**Problem details:** Sort through the entries below and pull out lines containing the word "Faction".

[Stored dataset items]

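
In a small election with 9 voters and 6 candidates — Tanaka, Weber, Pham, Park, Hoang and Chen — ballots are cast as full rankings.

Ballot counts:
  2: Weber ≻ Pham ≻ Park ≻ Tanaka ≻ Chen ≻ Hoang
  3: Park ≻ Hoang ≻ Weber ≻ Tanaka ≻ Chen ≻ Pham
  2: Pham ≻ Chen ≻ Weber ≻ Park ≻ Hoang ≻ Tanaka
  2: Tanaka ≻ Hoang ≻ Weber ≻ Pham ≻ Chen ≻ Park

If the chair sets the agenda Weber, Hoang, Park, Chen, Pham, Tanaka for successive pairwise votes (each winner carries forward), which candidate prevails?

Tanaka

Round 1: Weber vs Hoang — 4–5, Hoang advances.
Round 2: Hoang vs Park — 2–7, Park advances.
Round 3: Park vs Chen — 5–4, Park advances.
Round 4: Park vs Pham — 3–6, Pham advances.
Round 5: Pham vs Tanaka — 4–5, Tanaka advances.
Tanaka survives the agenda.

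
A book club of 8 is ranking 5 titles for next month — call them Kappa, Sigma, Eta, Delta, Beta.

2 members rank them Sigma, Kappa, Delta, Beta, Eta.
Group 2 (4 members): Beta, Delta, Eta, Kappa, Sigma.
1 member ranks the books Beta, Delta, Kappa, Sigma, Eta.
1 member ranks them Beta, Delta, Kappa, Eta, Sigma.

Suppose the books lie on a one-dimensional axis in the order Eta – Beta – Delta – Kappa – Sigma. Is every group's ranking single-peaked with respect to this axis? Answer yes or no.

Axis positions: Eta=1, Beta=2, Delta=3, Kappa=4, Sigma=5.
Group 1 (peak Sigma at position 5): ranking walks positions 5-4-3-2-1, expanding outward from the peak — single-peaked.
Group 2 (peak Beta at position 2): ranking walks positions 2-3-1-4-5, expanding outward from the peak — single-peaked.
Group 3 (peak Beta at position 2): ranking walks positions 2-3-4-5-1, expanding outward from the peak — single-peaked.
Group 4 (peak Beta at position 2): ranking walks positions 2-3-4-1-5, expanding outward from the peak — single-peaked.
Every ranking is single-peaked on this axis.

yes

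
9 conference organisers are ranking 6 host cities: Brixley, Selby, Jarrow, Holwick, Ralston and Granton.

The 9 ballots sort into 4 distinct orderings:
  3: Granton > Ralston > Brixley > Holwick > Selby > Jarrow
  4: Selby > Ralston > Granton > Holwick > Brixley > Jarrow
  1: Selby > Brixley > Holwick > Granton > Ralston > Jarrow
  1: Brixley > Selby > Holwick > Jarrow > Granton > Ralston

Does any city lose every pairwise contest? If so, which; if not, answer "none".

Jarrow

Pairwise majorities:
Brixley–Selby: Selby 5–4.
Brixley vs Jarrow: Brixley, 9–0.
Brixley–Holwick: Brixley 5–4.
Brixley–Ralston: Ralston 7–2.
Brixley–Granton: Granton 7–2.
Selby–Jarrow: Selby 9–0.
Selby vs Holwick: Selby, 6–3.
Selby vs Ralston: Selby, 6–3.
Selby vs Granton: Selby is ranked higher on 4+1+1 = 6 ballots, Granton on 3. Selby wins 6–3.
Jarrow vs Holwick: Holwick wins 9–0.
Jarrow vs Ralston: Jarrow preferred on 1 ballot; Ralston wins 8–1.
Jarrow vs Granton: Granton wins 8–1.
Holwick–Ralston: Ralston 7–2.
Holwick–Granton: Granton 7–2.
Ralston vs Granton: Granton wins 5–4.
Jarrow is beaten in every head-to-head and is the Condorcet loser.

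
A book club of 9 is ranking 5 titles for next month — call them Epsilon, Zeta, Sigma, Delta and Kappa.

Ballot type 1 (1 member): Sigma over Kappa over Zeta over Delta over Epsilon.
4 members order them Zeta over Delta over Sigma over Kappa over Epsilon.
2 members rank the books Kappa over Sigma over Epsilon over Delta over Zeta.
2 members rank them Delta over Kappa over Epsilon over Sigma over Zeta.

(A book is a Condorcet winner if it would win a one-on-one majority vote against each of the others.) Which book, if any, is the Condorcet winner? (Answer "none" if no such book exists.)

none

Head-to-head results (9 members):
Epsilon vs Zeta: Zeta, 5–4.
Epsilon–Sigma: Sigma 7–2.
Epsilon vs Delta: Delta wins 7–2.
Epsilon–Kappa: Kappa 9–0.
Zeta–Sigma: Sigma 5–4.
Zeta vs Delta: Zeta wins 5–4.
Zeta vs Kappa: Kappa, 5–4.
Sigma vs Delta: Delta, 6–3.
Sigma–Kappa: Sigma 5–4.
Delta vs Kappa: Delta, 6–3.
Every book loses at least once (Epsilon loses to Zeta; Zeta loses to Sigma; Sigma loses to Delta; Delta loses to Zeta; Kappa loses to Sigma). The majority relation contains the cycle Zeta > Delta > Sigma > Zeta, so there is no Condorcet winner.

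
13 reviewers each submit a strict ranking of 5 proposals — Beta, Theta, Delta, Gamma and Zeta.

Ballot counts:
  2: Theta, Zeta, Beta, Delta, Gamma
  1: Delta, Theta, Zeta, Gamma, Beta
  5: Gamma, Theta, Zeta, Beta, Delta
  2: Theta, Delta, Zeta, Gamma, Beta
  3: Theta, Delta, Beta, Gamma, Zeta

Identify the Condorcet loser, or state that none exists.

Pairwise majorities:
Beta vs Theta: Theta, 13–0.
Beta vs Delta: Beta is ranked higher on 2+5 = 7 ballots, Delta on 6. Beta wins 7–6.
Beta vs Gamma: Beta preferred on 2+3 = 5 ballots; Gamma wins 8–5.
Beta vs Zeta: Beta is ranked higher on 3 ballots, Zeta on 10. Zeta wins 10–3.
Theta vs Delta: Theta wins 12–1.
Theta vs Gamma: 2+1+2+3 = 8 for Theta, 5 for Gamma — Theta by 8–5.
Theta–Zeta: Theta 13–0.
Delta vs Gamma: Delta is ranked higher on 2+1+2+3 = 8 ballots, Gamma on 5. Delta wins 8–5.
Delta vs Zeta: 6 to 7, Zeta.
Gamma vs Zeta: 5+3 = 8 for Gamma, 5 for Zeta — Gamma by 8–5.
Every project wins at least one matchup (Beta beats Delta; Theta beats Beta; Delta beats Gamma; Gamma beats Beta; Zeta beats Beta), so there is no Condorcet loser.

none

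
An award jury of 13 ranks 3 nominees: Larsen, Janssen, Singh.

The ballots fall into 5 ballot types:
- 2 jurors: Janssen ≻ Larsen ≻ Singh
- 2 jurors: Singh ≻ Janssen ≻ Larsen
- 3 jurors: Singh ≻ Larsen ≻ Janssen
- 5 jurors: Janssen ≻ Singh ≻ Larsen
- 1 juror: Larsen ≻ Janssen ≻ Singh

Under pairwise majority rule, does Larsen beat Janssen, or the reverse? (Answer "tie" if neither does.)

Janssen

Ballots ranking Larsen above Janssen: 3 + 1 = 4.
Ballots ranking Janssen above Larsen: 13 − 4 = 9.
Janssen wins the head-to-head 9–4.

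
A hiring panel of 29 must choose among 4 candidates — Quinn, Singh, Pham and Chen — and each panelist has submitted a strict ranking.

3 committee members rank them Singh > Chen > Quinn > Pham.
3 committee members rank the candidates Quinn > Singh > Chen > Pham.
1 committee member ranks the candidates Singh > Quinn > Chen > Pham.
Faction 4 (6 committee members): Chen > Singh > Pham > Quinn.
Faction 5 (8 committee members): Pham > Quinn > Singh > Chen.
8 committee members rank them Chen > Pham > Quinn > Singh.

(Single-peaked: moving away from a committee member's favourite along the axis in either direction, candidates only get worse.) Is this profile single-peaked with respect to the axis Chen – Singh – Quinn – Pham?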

**Answer below:**
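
Faction 4 (6 committee members): Chen > Singh > Pham > Quinn.
Faction 5 (8 committee members): Pham > Quinn > Singh > Chen.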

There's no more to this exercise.